TASK PROMPT:
What is needed here is an exact copy of every entry.

::: GIVEN DATA :::

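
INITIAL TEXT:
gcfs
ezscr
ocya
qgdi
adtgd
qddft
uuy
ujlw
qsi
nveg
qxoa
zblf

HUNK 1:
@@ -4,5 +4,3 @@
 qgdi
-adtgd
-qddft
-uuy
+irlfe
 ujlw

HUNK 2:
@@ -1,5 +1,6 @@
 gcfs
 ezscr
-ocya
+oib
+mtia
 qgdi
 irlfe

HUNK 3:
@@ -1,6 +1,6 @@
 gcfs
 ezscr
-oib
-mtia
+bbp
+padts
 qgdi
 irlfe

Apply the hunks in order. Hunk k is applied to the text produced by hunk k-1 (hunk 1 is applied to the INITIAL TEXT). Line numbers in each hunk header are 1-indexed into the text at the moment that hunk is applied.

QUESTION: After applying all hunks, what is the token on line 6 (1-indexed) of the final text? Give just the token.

Hunk 1: at line 4 remove [adtgd,qddft,uuy] add [irlfe] -> 10 lines: gcfs ezscr ocya qgdi irlfe ujlw qsi nveg qxoa zblf
Hunk 2: at line 1 remove [ocya] add [oib,mtia] -> 11 lines: gcfs ezscr oib mtia qgdi irlfe ujlw qsi nveg qxoa zblf
Hunk 3: at line 1 remove [oib,mtia] add [bbp,padts] -> 11 lines: gcfs ezscr bbp padts qgdi irlfe ujlw qsi nveg qxoa zblf
Final line 6: irlfe

Answer: irlfe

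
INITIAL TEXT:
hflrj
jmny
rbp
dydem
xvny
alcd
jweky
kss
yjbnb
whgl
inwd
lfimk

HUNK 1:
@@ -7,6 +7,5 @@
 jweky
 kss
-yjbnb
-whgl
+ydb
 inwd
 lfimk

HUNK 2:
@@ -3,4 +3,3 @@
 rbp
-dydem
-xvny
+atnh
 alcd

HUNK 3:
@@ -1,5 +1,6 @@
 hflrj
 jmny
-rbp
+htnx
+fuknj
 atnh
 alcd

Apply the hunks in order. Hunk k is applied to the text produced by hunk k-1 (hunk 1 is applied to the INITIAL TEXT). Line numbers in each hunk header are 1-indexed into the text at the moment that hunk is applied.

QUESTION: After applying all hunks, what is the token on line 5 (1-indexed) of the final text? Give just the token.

Answer: atnh

Derivation:
Hunk 1: at line 7 remove [yjbnb,whgl] add [ydb] -> 11 lines: hflrj jmny rbp dydem xvny alcd jweky kss ydb inwd lfimk
Hunk 2: at line 3 remove [dydem,xvny] add [atnh] -> 10 lines: hflrj jmny rbp atnh alcd jweky kss ydb inwd lfimk
Hunk 3: at line 1 remove [rbp] add [htnx,fuknj] -> 11 lines: hflrj jmny htnx fuknj atnh alcd jweky kss ydb inwd lfimk
Final line 5: atnh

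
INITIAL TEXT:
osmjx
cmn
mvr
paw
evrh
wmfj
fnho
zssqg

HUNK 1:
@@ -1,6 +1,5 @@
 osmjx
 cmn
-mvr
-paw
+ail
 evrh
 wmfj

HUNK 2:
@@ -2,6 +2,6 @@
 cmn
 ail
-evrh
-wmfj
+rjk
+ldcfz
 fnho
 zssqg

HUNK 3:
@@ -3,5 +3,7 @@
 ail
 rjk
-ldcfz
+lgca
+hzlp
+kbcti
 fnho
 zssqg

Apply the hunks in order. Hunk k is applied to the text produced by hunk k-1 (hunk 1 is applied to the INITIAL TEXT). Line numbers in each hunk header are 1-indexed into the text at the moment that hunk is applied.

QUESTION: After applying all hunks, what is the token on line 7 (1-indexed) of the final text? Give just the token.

Answer: kbcti

Derivation:
Hunk 1: at line 1 remove [mvr,paw] add [ail] -> 7 lines: osmjx cmn ail evrh wmfj fnho zssqg
Hunk 2: at line 2 remove [evrh,wmfj] add [rjk,ldcfz] -> 7 lines: osmjx cmn ail rjk ldcfz fnho zssqg
Hunk 3: at line 3 remove [ldcfz] add [lgca,hzlp,kbcti] -> 9 lines: osmjx cmn ail rjk lgca hzlp kbcti fnho zssqg
Final line 7: kbcti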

:::

REPLY TO THE EXERCISE:
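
INITIAL TEXT:
gcfs
ezscr
ocya
qgdi
adtgd
qddft
uuy
ujlw
qsi
nveg
qxoa
zblf

HUNK 1:
@@ -4,5 +4,3 @@
 qgdi
-adtgd
-qddft
-uuy
+irlfe
 ujlw

HUNK 2:
@@ -1,5 +1,6 @@
 gcfs
 ezscr
-ocya
+oib
+mtia
 qgdi
 irlfe

HUNK 3:
@@ -1,6 +1,6 @@
 gcfs
 ezscr
-oib
-mtia
+bbp
+padts
 qgdi
 irlfe

Apply the hunks in order. Hunk k is applied to the text produced by hunk k-1 (hunk 1 is applied to the INITIAL TEXT). Line numbers in each hunk header are 1-indexed into the text at the moment that hunk is applied.

QUESTION: After applying all hunks, what is the token on line 6 (1-indexed) of the final text? Give just the token.

Hunk 1: at line 4 remove [adtgd,qddft,uuy] add [irlfe] -> 10 lines: gcfs ezscr ocya qgdi irlfe ujlw qsi nveg qxoa zblf
Hunk 2: at line 1 remove [ocya] add [oib,mtia] -> 11 lines: gcfs ezscr oib mtia qgdi irlfe ujlw qsi nveg qxoa zblf
Hunk 3: at line 1 remove [oib,mtia] add [bbp,padts] -> 11 lines: gcfs ezscr bbp padts qgdi irlfe ujlw qsi nveg qxoa zblf
Final line 6: irlfe

Answer: irlfe

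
INITIAL TEXT:
hflrj
jmny
rbp
dydem
xvny
alcd
jweky
kss
yjbnb
whgl
inwd
lfimk

HUNK 1:
@@ -7,6 +7,5 @@
 jweky
 kss
-yjbnb
-whgl
+ydb
 inwd
 lfimk

HUNK 2:
@@ -3,4 +3,3 @@
 rbp
-dydem
-xvny
+atnh
 alcd

HUNK 3:
@@ -1,5 +1,6 @@
 hflrj
 jmny
-rbp
+htnx
+fuknj
 atnh
 alcd

Apply the hunks in order. Hunk k is applied to the text produced by hunk k-1 (hunk 1 is applied to the INITIAL TEXT). Line numbers in each hunk header are 1-indexed into the text at the moment that hunk is applied.

QUESTION: After applying all hunks, what is the token on line 5 (1-indexed) of the final text? Give just the token.

Answer: atnh

Derivation:
Hunk 1: at line 7 remove [yjbnb,whgl] add [ydb] -> 11 lines: hflrj jmny rbp dydem xvny alcd jweky kss ydb inwd lfimk
Hunk 2: at line 3 remove [dydem,xvny] add [atnh] -> 10 lines: hflrj jmny rbp atnh alcd jweky kss ydb inwd lfimk
Hunk 3: at line 1 remove [rbp] add [htnx,fuknj] -> 11 lines: hflrj jmny htnx fuknj atnh alcd jweky kss ydb inwd lfimk
Final line 5: atnh

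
INITIAL TEXT:
osmjx
cmn
mvr
paw
evrh
wmfj
fnho
zssqg

HUNK 1:
@@ -1,6 +1,5 @@
 osmjx
 cmn
-mvr
-paw
+ail
 evrh
 wmfj

HUNK 2:
@@ -2,6 +2,6 @@
 cmn
 ail
-evrh
-wmfj
+rjk
+ldcfz
 fnho
 zssqg

HUNK 3:
@@ -3,5 +3,7 @@
 ail
 rjk
-ldcfz
+lgca
+hzlp
+kbcti
 fnho
 zssqg

Apply the hunks in order. Hunk k is applied to the text produced by hunk k-1 (hunk 1 is applied to the INITIAL TEXT). Line numbers in each hunk header are 1-indexed into the text at the moment that hunk is applied.

QUESTION: After applying all hunks, what is the token on line 7 (1-indexed) of the final text? Give just the token.

Answer: kbcti

Derivation:
Hunk 1: at line 1 remove [mvr,paw] add [ail] -> 7 lines: osmjx cmn ail evrh wmfj fnho zssqg
Hunk 2: at line 2 remove [evrh,wmfj] add [rjk,ldcfz] -> 7 lines: osmjx cmn ail rjk ldcfz fnho zssqg
Hunk 3: at line 3 remove [ldcfz] add [lgca,hzlp,kbcti] -> 9 lines: osmjx cmn ail rjk lgca hzlp kbcti fnho zssqg
Final line 7: kbcti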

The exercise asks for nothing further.